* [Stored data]
--------------------------------------------------

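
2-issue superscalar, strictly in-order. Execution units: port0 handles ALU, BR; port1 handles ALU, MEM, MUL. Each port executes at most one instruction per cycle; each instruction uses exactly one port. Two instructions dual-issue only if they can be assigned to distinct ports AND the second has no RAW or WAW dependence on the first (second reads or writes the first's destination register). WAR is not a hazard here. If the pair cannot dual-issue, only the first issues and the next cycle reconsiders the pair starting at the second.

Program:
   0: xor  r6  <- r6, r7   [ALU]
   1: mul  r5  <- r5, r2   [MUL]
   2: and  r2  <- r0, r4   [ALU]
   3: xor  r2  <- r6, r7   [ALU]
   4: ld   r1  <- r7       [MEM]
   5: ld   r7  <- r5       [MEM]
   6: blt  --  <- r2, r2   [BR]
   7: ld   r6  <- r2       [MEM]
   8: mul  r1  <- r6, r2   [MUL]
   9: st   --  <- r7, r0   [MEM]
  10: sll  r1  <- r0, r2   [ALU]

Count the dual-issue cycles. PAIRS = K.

#0 head=0: xor;mul i0+i1 2-wide
#1 head=2: and i2 WAW r2
#2 head=3: xor;ld i3+i4 2-wide
#3 head=5: ld;blt i5+i6 2-wide
#4 head=7: ld i7 no-port MEM/MUL
#5 head=8: mul i8 no-port MUL/MEM
#6 head=9: st;sll i9+i10 2-wide

PAIRS = 4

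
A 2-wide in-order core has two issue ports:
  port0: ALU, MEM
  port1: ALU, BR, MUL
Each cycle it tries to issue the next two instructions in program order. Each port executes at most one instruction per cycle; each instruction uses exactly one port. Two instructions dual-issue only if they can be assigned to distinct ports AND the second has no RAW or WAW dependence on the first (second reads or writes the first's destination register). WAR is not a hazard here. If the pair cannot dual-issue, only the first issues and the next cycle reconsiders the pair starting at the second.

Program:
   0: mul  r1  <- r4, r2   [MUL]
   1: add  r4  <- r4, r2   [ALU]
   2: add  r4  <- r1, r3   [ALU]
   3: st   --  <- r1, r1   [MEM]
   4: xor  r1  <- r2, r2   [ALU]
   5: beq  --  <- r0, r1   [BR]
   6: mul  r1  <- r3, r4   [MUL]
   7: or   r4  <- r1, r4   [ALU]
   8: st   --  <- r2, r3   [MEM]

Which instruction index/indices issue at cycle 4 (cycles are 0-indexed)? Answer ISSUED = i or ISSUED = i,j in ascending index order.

#0 head=0: mul.MUL/add.ALU i0,i1 2-wide
#1 head=2: add.ALU/st.MEM i2,i3 2-wide
#2 head=4: xor.ALU i4 RAW r1
#3 head=5: beq.BR i5 no-port BR/MUL
#4 head=6: mul.MUL i6 RAW r1
#5 head=7: or.ALU/st.MEM i7,i8 2-wide

ISSUED = 6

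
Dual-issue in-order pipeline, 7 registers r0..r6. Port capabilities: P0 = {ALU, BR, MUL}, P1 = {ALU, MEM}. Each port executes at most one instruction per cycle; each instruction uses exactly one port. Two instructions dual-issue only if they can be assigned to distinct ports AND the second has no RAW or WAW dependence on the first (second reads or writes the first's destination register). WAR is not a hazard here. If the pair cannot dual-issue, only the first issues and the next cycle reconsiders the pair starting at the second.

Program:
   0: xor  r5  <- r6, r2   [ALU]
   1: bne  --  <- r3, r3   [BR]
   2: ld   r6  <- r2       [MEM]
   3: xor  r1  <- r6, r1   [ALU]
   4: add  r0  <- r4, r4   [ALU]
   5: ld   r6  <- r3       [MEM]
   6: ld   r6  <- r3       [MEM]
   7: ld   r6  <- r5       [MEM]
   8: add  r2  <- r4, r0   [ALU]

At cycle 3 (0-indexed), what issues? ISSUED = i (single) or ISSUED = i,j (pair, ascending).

ISSUED = 5

#0 head=0: xor.ALU/bne.BR i0/i1 2-wide
#1 head=2: ld.MEM i2 RAW r6
#2 head=3: xor.ALU/add.ALU i3/i4 2-wide
#3 head=5: ld.MEM i5 no-port MEM/MEM
#4 head=6: ld.MEM i6 no-port MEM/MEM
#5 head=7: ld.MEM/add.ALU i7/i8 2-wide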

--------------------------------------------------

* [What you have to do] Your answer must be an exact copy of all the entries.

* [Answer for the task]
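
2-issue superscalar, strictly in-order. Execution units: port0 handles ALU, BR; port1 handles ALU, MEM, MUL. Each port executes at most one instruction per cycle; each instruction uses exactly one port. Two instructions dual-issue only if they can be assigned to distinct ports AND the second has no RAW or WAW dependence on the first (second reads or writes the first's destination register). WAR is not a hazard here. If the pair cannot dual-issue, only the first issues and the next cycle reconsiders the pair starting at the second.

Program:
   0: xor  r6  <- r6, r7   [ALU]
   1: mul  r5  <- r5, r2   [MUL]
   2: and  r2  <- r0, r4   [ALU]
   3: xor  r2  <- r6, r7   [ALU]
   4: ld   r1  <- r7       [MEM]
   5: ld   r7  <- r5       [MEM]
   6: blt  --  <- r2, r2   [BR]
   7: ld   r6  <- r2       [MEM]
   8: mul  r1  <- r6, r2   [MUL]
   9: st   --  <- r7, r0   [MEM]
  10: sll  r1  <- r0, r2   [ALU]

Count the dual-issue cycles. PAIRS = K.

#0 head=0: xor;mul i0+i1 2-wide
#1 head=2: and i2 WAW r2
#2 head=3: xor;ld i3+i4 2-wide
#3 head=5: ld;blt i5+i6 2-wide
#4 head=7: ld i7 no-port MEM/MUL
#5 head=8: mul i8 no-port MUL/MEM
#6 head=9: st;sll i9+i10 2-wide

PAIRS = 4

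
A 2-wide in-order core has two issue ports:
  port0: ALU, MEM
  port1: ALU, BR, MUL
Each cycle it tries to issue the next two instructions in program order. Each port executes at most one instruction per cycle; each instruction uses exactly one port. Two instructions dual-issue only if they can be assigned to distinct ports AND the second has no RAW or WAW dependence on the first (second reads or writes the first's destination register). WAR is not a hazard here. If the pair cannot dual-issue, only the first issues and the next cycle reconsiders the pair starting at the second.

Program:
   0: mul  r1  <- r4, r2   [MUL]
   1: add  r4  <- r4, r2   [ALU]
   2: add  r4  <- r1, r3   [ALU]
   3: st   --  <- r1, r1   [MEM]
   4: xor  r1  <- r2, r2   [ALU]
   5: beq  --  <- r0, r1   [BR]
   6: mul  r1  <- r3, r4   [MUL]
   7: or   r4  <- r1, r4   [ALU]
   8: st   --  <- r2, r3   [MEM]

Which instruction index/indices issue at cycle 4 (cycles are 0-indexed)? Answer ISSUED = i or ISSUED = i,j in ascending index order.

#0 head=0: mul.MUL/add.ALU i0,i1 2-wide
#1 head=2: add.ALU/st.MEM i2,i3 2-wide
#2 head=4: xor.ALU i4 RAW r1
#3 head=5: beq.BR i5 no-port BR/MUL
#4 head=6: mul.MUL i6 RAW r1
#5 head=7: or.ALU/st.MEM i7,i8 2-wide

ISSUED = 6

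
Dual-issue in-order pipeline, 7 registers r0..r6. Port capabilities: P0 = {ALU, BR, MUL}, P1 = {ALU, MEM}. Each port executes at most one instruction per cycle; each instruction uses exactly one port. Two instructions dual-issue only if they can be assigned to distinct ports AND the second has no RAW or WAW dependence on the first (second reads or writes the first's destination register). WAR is not a hazard here. If the pair cannot dual-issue, only the first issues and the next cycle reconsiders the pair starting at the second.

Program:
   0: xor  r5  <- r6, r2   [ALU]
   1: bne  --  <- r3, r3   [BR]
   2: ld   r6  <- r2       [MEM]
   3: xor  r1  <- r6, r1   [ALU]
   4: add  r0  <- r4, r4   [ALU]
   5: ld   r6  <- r3       [MEM]
   6: ld   r6  <- r3       [MEM]
   7: ld   r6  <- r5       [MEM]
   8: add  r2  <- r4, r0   [ALU]

At cycle 3 (0-indexed), what issues? ISSUED = i (single) or ISSUED = i,j (pair, ascending).

ISSUED = 5

#0 head=0: xor.ALU/bne.BR i0/i1 2-wide
#1 head=2: ld.MEM i2 RAW r6
#2 head=3: xor.ALU/add.ALU i3/i4 2-wide
#3 head=5: ld.MEM i5 no-port MEM/MEM
#4 head=6: ld.MEM i6 no-port MEM/MEM
#5 head=7: ld.MEM/add.ALU i7/i8 2-wide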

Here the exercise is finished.